• _Work instructions_:
Copy out, from the entries below, each line that holds the string "Current".
[Source material — start]
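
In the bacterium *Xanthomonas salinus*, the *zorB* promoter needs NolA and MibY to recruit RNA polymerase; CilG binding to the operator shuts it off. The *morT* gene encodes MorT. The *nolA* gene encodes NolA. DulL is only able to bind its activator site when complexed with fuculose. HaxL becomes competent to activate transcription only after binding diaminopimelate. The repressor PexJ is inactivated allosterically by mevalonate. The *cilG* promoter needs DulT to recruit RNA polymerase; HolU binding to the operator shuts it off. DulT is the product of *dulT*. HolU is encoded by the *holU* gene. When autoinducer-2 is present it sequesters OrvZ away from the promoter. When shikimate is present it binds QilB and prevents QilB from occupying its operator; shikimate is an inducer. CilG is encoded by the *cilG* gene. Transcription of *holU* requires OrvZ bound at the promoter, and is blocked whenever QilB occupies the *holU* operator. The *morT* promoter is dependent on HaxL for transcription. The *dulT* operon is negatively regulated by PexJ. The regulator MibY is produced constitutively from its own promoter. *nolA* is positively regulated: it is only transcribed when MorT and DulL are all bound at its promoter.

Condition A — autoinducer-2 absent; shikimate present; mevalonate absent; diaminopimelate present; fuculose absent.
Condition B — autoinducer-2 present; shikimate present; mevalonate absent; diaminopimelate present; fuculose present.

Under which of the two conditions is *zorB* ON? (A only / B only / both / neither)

Condition A:
Autoinducer-2 is absent, so OrvZ is active.
Shikimate is present, so QilB is inactive.
No repressor is bound and OrvZ is active, so *holU* is transcribed.
So HolU is produced and active.
Mevalonate is absent, so PexJ is active.
With repressor PexJ bound, *dulT* is not transcribed.
So DulT is not produced.
With repressor HolU bound, *cilG* is not transcribed.
So CilG is not produced.
Diaminopimelate is present, so HaxL is active.
No repressor is bound and HaxL is active, so *morT* is transcribed.
So MorT is produced and active.
Fuculose is absent, so DulL is inactive.
Required activator DulL is absent, so *nolA* is not transcribed.
So NolA is not produced.
MibY is produced constitutively and is active.
Required activator NolA is absent, so *zorB* is not transcribed.
→ *zorB* is OFF in A.
Condition B:
Autoinducer-2 is present, so OrvZ is inactive.
Shikimate is present, so QilB is inactive.
Required activator OrvZ is absent, so *holU* is not transcribed.
So HolU is not produced.
Mevalonate is absent, so PexJ is active.
With repressor PexJ bound, *dulT* is not transcribed.
So DulT is not produced.
Required activator DulT is absent, so *cilG* is not transcribed.
So CilG is not produced.
Diaminopimelate is present, so HaxL is active.
No repressor is bound and HaxL is active, so *morT* is transcribed.
So MorT is produced and active.
Fuculose is present, so DulL is active.
No repressor is bound and MorT and DulL are active, so *nolA* is transcribed.
So NolA is produced and active.
MibY is produced constitutively and is active.
No repressor is bound and NolA and MibY are active, so *zorB* is transcribed.
→ *zorB* is ON in B.

B only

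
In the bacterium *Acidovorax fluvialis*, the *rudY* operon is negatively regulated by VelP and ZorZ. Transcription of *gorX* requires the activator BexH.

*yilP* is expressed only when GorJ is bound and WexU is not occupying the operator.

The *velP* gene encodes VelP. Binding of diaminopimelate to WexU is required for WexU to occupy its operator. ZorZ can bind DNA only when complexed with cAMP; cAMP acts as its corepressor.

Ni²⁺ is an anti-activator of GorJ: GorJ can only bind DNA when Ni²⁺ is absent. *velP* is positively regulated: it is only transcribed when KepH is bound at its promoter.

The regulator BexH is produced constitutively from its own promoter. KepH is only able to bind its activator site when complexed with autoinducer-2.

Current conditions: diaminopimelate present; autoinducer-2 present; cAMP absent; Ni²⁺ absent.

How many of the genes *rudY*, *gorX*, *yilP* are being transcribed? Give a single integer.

Autoinducer-2 is present, so KepH is active.
No repressor is bound and KepH is active, so *velP* is transcribed.
So VelP is produced and active.
cAMP is absent, so ZorZ is inactive.
With repressor VelP bound, *rudY* is not transcribed.
→ *rudY* is OFF.
BexH is produced constitutively and is active.
No repressor is bound and BexH is active, so *gorX* is transcribed.
→ *gorX* is ON.
Ni²⁺ is absent, so GorJ is active.
Diaminopimelate is present, so WexU is active.
With repressor WexU bound, *yilP* is not transcribed.
→ *yilP* is OFF.
1 of the 3 genes is transcribed.

1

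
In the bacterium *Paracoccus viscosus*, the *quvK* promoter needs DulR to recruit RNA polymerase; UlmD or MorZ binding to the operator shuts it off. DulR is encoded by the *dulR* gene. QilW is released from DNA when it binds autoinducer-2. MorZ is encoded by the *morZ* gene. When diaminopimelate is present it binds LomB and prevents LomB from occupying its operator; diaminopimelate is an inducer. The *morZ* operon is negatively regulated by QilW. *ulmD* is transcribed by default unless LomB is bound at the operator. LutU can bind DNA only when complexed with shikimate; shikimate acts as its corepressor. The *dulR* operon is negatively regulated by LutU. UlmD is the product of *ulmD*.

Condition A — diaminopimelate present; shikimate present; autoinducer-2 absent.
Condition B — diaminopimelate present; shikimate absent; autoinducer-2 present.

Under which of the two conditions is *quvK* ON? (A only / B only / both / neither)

Condition A:
Diaminopimelate is present, so LomB is inactive.
With no repressor bound, *ulmD* is transcribed.
So UlmD is produced and active.
Shikimate is present, so LutU is active.
With repressor LutU bound, *dulR* is not transcribed.
So DulR is not produced.
Autoinducer-2 is absent, so QilW is active.
With repressor QilW bound, *morZ* is not transcribed.
So MorZ is not produced.
With repressor UlmD bound, *quvK* is not transcribed.
→ *quvK* is OFF in A.
Condition B:
Diaminopimelate is present, so LomB is inactive.
With no repressor bound, *ulmD* is transcribed.
So UlmD is produced and active.
Shikimate is absent, so LutU is inactive.
With no repressor bound, *dulR* is transcribed.
So DulR is produced and active.
Autoinducer-2 is present, so QilW is inactive.
With no repressor bound, *morZ* is transcribed.
So MorZ is produced and active.
With repressor UlmD bound, *quvK* is not transcribed.
→ *quvK* is OFF in B.

neither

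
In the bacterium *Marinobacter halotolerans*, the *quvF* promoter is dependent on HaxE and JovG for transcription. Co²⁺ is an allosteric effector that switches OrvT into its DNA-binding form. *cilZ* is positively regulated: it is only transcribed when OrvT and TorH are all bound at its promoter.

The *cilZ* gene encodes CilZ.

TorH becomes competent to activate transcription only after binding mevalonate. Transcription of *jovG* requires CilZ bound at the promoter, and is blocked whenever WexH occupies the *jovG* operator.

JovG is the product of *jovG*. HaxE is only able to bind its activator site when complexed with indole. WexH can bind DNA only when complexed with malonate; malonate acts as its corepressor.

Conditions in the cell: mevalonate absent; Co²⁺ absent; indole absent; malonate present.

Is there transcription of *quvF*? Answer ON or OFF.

Indole is absent, so HaxE is inactive.
Co²⁺ is absent, so OrvT is inactive.
Mevalonate is absent, so TorH is inactive.
Required activator OrvT is absent, so *cilZ* is not transcribed.
So CilZ is not produced.
Malonate is present, so WexH is active.
With repressor WexH bound, *jovG* is not transcribed.
So JovG is not produced.
Required activator HaxE is absent, so *quvF* is not transcribed.

OFF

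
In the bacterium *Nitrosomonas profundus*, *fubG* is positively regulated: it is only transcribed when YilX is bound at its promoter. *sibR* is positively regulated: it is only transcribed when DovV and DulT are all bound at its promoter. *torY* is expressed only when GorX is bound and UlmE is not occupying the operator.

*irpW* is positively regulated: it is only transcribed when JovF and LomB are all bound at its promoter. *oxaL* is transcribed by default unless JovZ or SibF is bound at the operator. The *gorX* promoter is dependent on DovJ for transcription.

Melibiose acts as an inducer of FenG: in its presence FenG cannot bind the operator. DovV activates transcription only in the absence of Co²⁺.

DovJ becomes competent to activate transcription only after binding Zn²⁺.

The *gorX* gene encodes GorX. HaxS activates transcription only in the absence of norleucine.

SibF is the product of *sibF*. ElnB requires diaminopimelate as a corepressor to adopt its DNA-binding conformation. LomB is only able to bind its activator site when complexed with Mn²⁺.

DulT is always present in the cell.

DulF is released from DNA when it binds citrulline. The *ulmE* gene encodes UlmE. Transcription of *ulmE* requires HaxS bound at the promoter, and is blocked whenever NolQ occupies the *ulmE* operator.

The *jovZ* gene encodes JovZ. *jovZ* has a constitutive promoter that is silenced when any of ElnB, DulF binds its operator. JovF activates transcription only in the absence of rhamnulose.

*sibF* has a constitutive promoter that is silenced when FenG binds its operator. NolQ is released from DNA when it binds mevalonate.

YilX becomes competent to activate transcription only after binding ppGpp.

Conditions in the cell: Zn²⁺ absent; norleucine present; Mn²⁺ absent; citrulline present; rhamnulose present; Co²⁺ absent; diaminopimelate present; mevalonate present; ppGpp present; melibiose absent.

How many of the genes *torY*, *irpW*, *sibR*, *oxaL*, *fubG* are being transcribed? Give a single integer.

3

Norleucine is present, so HaxS is inactive.
Mevalonate is present, so NolQ is inactive.
Required activator HaxS is absent, so *ulmE* is not transcribed.
So UlmE is not produced.
Zn²⁺ is absent, so DovJ is inactive.
Required activator DovJ is absent, so *gorX* is not transcribed.
So GorX is not produced.
Required activator GorX is absent, so *torY* is not transcribed.
→ *torY* is OFF.
Rhamnulose is present, so JovF is inactive.
Mn²⁺ is absent, so LomB is inactive.
Required activator JovF is absent, so *irpW* is not transcribed.
→ *irpW* is OFF.
Co²⁺ is absent, so DovV is active.
DulT is produced constitutively and is active.
No repressor is bound and DovV and DulT are active, so *sibR* is transcribed.
→ *sibR* is ON.
Diaminopimelate is present, so ElnB is active.
Citrulline is present, so DulF is inactive.
With repressor ElnB bound, *jovZ* is not transcribed.
So JovZ is not produced.
Melibiose is absent, so FenG is active.
With repressor FenG bound, *sibF* is not transcribed.
So SibF is not produced.
With no repressor bound, *oxaL* is transcribed.
→ *oxaL* is ON.
ppGpp is present, so YilX is active.
No repressor is bound and YilX is active, so *fubG* is transcribed.
→ *fubG* is ON.
3 of the 5 genes are transcribed.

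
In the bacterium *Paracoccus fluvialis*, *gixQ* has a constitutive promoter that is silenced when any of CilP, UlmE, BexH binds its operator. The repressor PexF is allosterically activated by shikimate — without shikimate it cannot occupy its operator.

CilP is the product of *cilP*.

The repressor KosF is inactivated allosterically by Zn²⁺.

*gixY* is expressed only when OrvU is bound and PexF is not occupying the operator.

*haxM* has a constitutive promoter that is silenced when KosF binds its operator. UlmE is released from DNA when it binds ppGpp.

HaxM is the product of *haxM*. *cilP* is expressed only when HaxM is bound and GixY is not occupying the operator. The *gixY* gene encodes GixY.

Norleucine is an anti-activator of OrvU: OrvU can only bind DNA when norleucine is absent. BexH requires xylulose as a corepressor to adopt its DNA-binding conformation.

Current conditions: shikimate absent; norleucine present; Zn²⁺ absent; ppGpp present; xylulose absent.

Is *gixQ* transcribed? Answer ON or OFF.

Norleucine is present, so OrvU is inactive.
Shikimate is absent, so PexF is inactive.
Required activator OrvU is absent, so *gixY* is not transcribed.
So GixY is not produced.
Zn²⁺ is absent, so KosF is active.
With repressor KosF bound, *haxM* is not transcribed.
So HaxM is not produced.
Required activator HaxM is absent, so *cilP* is not transcribed.
So CilP is not produced.
ppGpp is present, so UlmE is inactive.
Xylulose is absent, so BexH is inactive.
With no repressor bound, *gixQ* is transcribed.

ON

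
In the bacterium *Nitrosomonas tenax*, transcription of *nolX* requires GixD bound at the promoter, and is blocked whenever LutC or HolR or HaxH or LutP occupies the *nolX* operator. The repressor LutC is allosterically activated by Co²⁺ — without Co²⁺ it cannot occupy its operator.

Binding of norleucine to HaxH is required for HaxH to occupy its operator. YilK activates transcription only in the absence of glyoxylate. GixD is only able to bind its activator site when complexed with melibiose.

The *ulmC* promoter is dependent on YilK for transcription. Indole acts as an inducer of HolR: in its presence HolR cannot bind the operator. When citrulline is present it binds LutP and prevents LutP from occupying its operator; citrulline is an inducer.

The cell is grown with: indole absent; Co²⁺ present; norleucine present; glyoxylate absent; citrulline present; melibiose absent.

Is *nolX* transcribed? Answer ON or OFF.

Co²⁺ is present, so LutC is active.
Melibiose is absent, so GixD is inactive.
Indole is absent, so HolR is active.
Norleucine is present, so HaxH is active.
Citrulline is present, so LutP is inactive.
With repressor LutC bound, *nolX* is not transcribed.

OFF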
[Source material — finish]
• _Completed exercise_:
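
Current conditions: diaminopimelate present; autoinducer-2 present; cAMP absent; Ni²⁺ absent.
Current conditions: shikimate absent; norleucine present; Zn²⁺ absent; ppGpp present; xylulose absent.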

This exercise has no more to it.